**Directions for this task:**
Give back, word for word, the line that contains "Is lm dimensionally" and every line that follows it in the data below.

Collected data entries
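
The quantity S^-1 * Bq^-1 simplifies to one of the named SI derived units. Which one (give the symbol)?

H

S = 1/Ω (conductance is reciprocal resistance),
    = kg⁻¹·m⁻²·s³·A².
So S⁻¹ = kg·m²·s⁻³·A⁻².
Bq = 1/s = s⁻¹ (activity is decays per second).
So Bq⁻¹ = s.
Combining: S⁻¹·Bq⁻¹ = (kg·m²·s⁻³·A⁻²) · s = kg·m²·s⁻²·A⁻².
kg·m²·s⁻²·A⁻² is the base-SI form of the henry.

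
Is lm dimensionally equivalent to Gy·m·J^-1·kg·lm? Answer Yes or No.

No

Left side:
  lm = cd·sr = cd (luminous flux; sr is dimensionless).
Right side:
  Gy = J/kg (absorbed dose = energy per mass),
      = m²·s⁻².
  J = N·m (work = force × distance),
      = kg·m²·s⁻².
  So J⁻¹ = kg⁻¹·m⁻²·s².
  lm = cd·sr = cd (luminous flux; sr is dimensionless).
  Combining: Gy·m·J⁻¹·kg·lm = (m²·s⁻²) · m · (kg⁻¹·m⁻²·s²) · kg · cd = m·cd.
Left is cd; right is m·cd — different.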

**Response for this exercise:**
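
Is lm dimensionally equivalent to Gy·m·J^-1·kg·lm? Answer Yes or No.

No

Left side:
  lm = cd·sr = cd (luminous flux; sr is dimensionless).
Right side:
  Gy = J/kg (absorbed dose = energy per mass),
      = m²·s⁻².
  J = N·m (work = force × distance),
      = kg·m²·s⁻².
  So J⁻¹ = kg⁻¹·m⁻²·s².
  lm = cd·sr = cd (luminous flux; sr is dimensionless).
  Combining: Gy·m·J⁻¹·kg·lm = (m²·s⁻²) · m · (kg⁻¹·m⁻²·s²) · kg · cd = m·cd.
Left is cd; right is m·cd — different.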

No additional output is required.